(EXTRACTED DATA Opens)
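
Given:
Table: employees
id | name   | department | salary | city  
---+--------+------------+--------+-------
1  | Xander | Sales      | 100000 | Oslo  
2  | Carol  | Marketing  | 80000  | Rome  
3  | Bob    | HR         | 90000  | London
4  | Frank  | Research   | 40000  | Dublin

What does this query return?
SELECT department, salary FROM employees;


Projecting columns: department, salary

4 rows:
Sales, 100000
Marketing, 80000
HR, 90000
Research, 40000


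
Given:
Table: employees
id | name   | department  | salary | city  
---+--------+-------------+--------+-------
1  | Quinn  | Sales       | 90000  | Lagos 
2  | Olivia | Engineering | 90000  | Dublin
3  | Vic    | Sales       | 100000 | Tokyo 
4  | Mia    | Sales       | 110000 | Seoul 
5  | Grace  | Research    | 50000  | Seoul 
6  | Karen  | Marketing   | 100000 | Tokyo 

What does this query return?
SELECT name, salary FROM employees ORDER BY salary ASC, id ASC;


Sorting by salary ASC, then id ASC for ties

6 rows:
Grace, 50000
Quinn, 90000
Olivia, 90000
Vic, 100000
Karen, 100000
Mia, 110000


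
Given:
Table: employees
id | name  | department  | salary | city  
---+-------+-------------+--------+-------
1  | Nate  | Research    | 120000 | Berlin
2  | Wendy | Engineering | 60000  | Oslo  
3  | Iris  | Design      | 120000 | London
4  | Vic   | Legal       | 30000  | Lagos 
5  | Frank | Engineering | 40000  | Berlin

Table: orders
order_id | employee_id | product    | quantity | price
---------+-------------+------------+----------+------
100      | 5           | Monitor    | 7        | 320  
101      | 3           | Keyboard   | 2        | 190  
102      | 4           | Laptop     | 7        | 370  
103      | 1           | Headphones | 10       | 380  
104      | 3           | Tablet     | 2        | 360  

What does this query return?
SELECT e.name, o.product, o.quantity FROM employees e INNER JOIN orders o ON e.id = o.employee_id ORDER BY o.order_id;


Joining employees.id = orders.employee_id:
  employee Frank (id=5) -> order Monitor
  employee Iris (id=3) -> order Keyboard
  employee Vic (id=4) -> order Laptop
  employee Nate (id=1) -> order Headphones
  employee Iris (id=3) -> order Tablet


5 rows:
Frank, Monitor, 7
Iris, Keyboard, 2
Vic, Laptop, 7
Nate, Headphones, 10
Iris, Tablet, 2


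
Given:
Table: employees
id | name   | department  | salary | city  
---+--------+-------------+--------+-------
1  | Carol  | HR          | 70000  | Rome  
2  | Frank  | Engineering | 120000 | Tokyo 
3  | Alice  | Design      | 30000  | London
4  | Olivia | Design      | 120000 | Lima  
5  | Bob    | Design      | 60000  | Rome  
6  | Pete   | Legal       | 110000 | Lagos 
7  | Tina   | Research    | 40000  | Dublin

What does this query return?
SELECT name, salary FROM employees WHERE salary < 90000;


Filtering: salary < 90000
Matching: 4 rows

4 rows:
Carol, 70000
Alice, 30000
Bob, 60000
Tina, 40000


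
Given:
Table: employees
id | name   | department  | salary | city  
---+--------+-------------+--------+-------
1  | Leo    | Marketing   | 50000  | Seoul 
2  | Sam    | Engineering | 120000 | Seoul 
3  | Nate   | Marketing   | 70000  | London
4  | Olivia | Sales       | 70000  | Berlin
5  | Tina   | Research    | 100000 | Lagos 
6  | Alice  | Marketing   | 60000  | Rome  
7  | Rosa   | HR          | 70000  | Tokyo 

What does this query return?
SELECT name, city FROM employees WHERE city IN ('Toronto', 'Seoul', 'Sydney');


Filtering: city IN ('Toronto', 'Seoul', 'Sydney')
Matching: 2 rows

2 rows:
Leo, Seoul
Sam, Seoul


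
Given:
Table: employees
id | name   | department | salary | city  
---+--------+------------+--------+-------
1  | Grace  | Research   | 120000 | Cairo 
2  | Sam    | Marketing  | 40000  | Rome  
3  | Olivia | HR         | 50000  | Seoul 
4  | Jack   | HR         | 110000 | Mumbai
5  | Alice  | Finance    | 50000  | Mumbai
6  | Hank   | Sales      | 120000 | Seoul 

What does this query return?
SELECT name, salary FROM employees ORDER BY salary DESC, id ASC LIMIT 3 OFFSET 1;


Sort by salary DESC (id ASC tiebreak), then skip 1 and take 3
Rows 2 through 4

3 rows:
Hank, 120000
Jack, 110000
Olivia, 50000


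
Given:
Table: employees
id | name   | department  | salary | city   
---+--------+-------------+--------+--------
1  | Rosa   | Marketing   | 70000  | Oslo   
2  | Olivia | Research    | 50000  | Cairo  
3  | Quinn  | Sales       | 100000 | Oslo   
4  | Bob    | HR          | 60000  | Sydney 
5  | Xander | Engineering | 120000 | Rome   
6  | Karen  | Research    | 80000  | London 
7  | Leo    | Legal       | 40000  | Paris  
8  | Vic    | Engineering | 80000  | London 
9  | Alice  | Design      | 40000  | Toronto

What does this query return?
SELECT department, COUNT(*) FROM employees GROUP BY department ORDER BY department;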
(EXTRACTED DATA Closes)
TASK PROMPT - Please reproduce the records above in their entirety, exactly as given.

SOLUTION TO THE EXERCISE -
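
Given:
Table: employees
id | name   | department | salary | city  
---+--------+------------+--------+-------
1  | Xander | Sales      | 100000 | Oslo  
2  | Carol  | Marketing  | 80000  | Rome  
3  | Bob    | HR         | 90000  | London
4  | Frank  | Research   | 40000  | Dublin

What does this query return?
SELECT department, salary FROM employees;


Projecting columns: department, salary

4 rows:
Sales, 100000
Marketing, 80000
HR, 90000
Research, 40000


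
Given:
Table: employees
id | name   | department  | salary | city  
---+--------+-------------+--------+-------
1  | Quinn  | Sales       | 90000  | Lagos 
2  | Olivia | Engineering | 90000  | Dublin
3  | Vic    | Sales       | 100000 | Tokyo 
4  | Mia    | Sales       | 110000 | Seoul 
5  | Grace  | Research    | 50000  | Seoul 
6  | Karen  | Marketing   | 100000 | Tokyo 

What does this query return?
SELECT name, salary FROM employees ORDER BY salary ASC, id ASC;


Sorting by salary ASC, then id ASC for ties

6 rows:
Grace, 50000
Quinn, 90000
Olivia, 90000
Vic, 100000
Karen, 100000
Mia, 110000


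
Given:
Table: employees
id | name  | department  | salary | city  
---+-------+-------------+--------+-------
1  | Nate  | Research    | 120000 | Berlin
2  | Wendy | Engineering | 60000  | Oslo  
3  | Iris  | Design      | 120000 | London
4  | Vic   | Legal       | 30000  | Lagos 
5  | Frank | Engineering | 40000  | Berlin

Table: orders
order_id | employee_id | product    | quantity | price
---------+-------------+------------+----------+------
100      | 5           | Monitor    | 7        | 320  
101      | 3           | Keyboard   | 2        | 190  
102      | 4           | Laptop     | 7        | 370  
103      | 1           | Headphones | 10       | 380  
104      | 3           | Tablet     | 2        | 360  

What does this query return?
SELECT e.name, o.product, o.quantity FROM employees e INNER JOIN orders o ON e.id = o.employee_id ORDER BY o.order_id;


Joining employees.id = orders.employee_id:
  employee Frank (id=5) -> order Monitor
  employee Iris (id=3) -> order Keyboard
  employee Vic (id=4) -> order Laptop
  employee Nate (id=1) -> order Headphones
  employee Iris (id=3) -> order Tablet


5 rows:
Frank, Monitor, 7
Iris, Keyboard, 2
Vic, Laptop, 7
Nate, Headphones, 10
Iris, Tablet, 2


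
Given:
Table: employees
id | name   | department  | salary | city  
---+--------+-------------+--------+-------
1  | Carol  | HR          | 70000  | Rome  
2  | Frank  | Engineering | 120000 | Tokyo 
3  | Alice  | Design      | 30000  | London
4  | Olivia | Design      | 120000 | Lima  
5  | Bob    | Design      | 60000  | Rome  
6  | Pete   | Legal       | 110000 | Lagos 
7  | Tina   | Research    | 40000  | Dublin

What does this query return?
SELECT name, salary FROM employees WHERE salary < 90000;


Filtering: salary < 90000
Matching: 4 rows

4 rows:
Carol, 70000
Alice, 30000
Bob, 60000
Tina, 40000


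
Given:
Table: employees
id | name   | department  | salary | city  
---+--------+-------------+--------+-------
1  | Leo    | Marketing   | 50000  | Seoul 
2  | Sam    | Engineering | 120000 | Seoul 
3  | Nate   | Marketing   | 70000  | London
4  | Olivia | Sales       | 70000  | Berlin
5  | Tina   | Research    | 100000 | Lagos 
6  | Alice  | Marketing   | 60000  | Rome  
7  | Rosa   | HR          | 70000  | Tokyo 

What does this query return?
SELECT name, city FROM employees WHERE city IN ('Toronto', 'Seoul', 'Sydney');


Filtering: city IN ('Toronto', 'Seoul', 'Sydney')
Matching: 2 rows

2 rows:
Leo, Seoul
Sam, Seoul


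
Given:
Table: employees
id | name   | department | salary | city  
---+--------+------------+--------+-------
1  | Grace  | Research   | 120000 | Cairo 
2  | Sam    | Marketing  | 40000  | Rome  
3  | Olivia | HR         | 50000  | Seoul 
4  | Jack   | HR         | 110000 | Mumbai
5  | Alice  | Finance    | 50000  | Mumbai
6  | Hank   | Sales      | 120000 | Seoul 

What does this query return?
SELECT name, salary FROM employees ORDER BY salary DESC, id ASC LIMIT 3 OFFSET 1;


Sort by salary DESC (id ASC tiebreak), then skip 1 and take 3
Rows 2 through 4

3 rows:
Hank, 120000
Jack, 110000
Olivia, 50000


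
Given:
Table: employees
id | name   | department  | salary | city   
---+--------+-------------+--------+--------
1  | Rosa   | Marketing   | 70000  | Oslo   
2  | Olivia | Research    | 50000  | Cairo  
3  | Quinn  | Sales       | 100000 | Oslo   
4  | Bob    | HR          | 60000  | Sydney 
5  | Xander | Engineering | 120000 | Rome   
6  | Karen  | Research    | 80000  | London 
7  | Leo    | Legal       | 40000  | Paris  
8  | Vic    | Engineering | 80000  | London 
9  | Alice  | Design      | 40000  | Toronto

What does this query return?
SELECT department, COUNT(*) FROM employees GROUP BY department ORDER BY department;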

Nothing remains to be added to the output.